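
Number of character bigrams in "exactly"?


Word: "exactly" (length 7)
Number of 2-grams = length - 2 + 1 = 7 - 2 + 1
= 6


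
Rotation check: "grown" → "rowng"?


Word: "grown", Candidate: "rowng"
Method: check if candidate is substring of word+word
"growngrown" contains "rowng"? Yes
Is rotation = Yes


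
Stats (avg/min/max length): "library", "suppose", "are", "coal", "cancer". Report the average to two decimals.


Lengths: "library"=7, "suppose"=7, "are"=3, "coal"=4, "cancer"=6
Sum = 27, Count = 5
Average = 27/5 = 5.40
= avg=5.40, min=3, max=7


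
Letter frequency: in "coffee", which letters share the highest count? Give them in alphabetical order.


Word: "coffee"
Letter counts:
  'c': 1
  'e': 2
  'f': 2
  'o': 1
Maximum count = 2
Most frequent = 'e', 'f' (2 times each)


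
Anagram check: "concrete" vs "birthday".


Word 1: "concrete" → sorted: cceenort
Word 2: "birthday" → sorted: abdhirty
Same letters? cceenort != abdhirty
Anagram = No


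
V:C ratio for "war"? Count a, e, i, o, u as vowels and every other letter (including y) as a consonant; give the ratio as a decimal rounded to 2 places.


Word: "war"
Vowels (a,e,i,o,u): 1
Consonants: 2
Ratio = 1/2
= 0.50


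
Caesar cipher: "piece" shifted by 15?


Word: "piece"
Shift: 15
Each letter → (letter + shift) mod 26:
  'p' (15) + 15 = 4 → 'e'
  'i' (8) + 15 = 23 → 'x'
  'e' (4) + 15 = 19 → 't'
  'c' (2) + 15 = 17 → 'r'
  'e' (4) + 15 = 19 → 't'
Result = "extrt"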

□ □ □ □ □

EXERCISE AIM — Exactly as written, output all of the entries.

TASK SOLUTION —
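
Number of character bigrams in "exactly"?


Word: "exactly" (length 7)
Number of 2-grams = length - 2 + 1 = 7 - 2 + 1
= 6


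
Rotation check: "grown" → "rowng"?


Word: "grown", Candidate: "rowng"
Method: check if candidate is substring of word+word
"growngrown" contains "rowng"? Yes
Is rotation = Yes


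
Stats (avg/min/max length): "library", "suppose", "are", "coal", "cancer". Report the average to two decimals.


Lengths: "library"=7, "suppose"=7, "are"=3, "coal"=4, "cancer"=6
Sum = 27, Count = 5
Average = 27/5 = 5.40
= avg=5.40, min=3, max=7


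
Letter frequency: in "coffee", which letters share the highest count? Give them in alphabetical order.


Word: "coffee"
Letter counts:
  'c': 1
  'e': 2
  'f': 2
  'o': 1
Maximum count = 2
Most frequent = 'e', 'f' (2 times each)


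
Anagram check: "concrete" vs "birthday".


Word 1: "concrete" → sorted: cceenort
Word 2: "birthday" → sorted: abdhirty
Same letters? cceenort != abdhirty
Anagram = No


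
V:C ratio for "war"? Count a, e, i, o, u as vowels and every other letter (including y) as a consonant; give the ratio as a decimal rounded to 2 places.


Word: "war"
Vowels (a,e,i,o,u): 1
Consonants: 2
Ratio = 1/2
= 0.50


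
Caesar cipher: "piece" shifted by 15?


Word: "piece"
Shift: 15
Each letter → (letter + shift) mod 26:
  'p' (15) + 15 = 4 → 'e'
  'i' (8) + 15 = 23 → 'x'
  'e' (4) + 15 = 19 → 't'
  'c' (2) + 15 = 17 → 'r'
  'e' (4) + 15 = 19 → 't'
Result = "extrt"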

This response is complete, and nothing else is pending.